§ EXERCISE OBJECTIVE:
Could every line of the data be copied out once more, exactly?

(MATERIAL FOR THIS EXERCISE begins)

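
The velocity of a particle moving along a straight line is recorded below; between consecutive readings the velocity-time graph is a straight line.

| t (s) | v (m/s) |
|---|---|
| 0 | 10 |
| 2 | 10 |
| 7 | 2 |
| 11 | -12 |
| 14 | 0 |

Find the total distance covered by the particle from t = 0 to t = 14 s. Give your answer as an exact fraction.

Distance (not displacement) is the total path length: add the absolute areas under v-t.
0–2 s: |10| × 2 = 20 m
2–7 s: |½(10 + 2)(5)| = 30 m
7–11 s: v = 0 at t = 53/7 s; triangle areas 4/7 + 144/7 = 148/7 m
11–14 s: |½(-12 + 0)(3)| = 18 m
Total distance = 624/7 m

624/7 m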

(MATERIAL FOR THIS EXERCISE ends)

§ FINAL ANSWER:
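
The velocity of a particle moving along a straight line is recorded below; between consecutive readings the velocity-time graph is a straight line.

| t (s) | v (m/s) |
|---|---|
| 0 | 10 |
| 2 | 10 |
| 7 | 2 |
| 11 | -12 |
| 14 | 0 |

Find the total distance covered by the particle from t = 0 to t = 14 s. Give your answer as an exact fraction.

Distance (not displacement) is the total path length: add the absolute areas under v-t.
0–2 s: |10| × 2 = 20 m
2–7 s: |½(10 + 2)(5)| = 30 m
7–11 s: v = 0 at t = 53/7 s; triangle areas 4/7 + 144/7 = 148/7 m
11–14 s: |½(-12 + 0)(3)| = 18 m
Total distance = 624/7 m

624/7 m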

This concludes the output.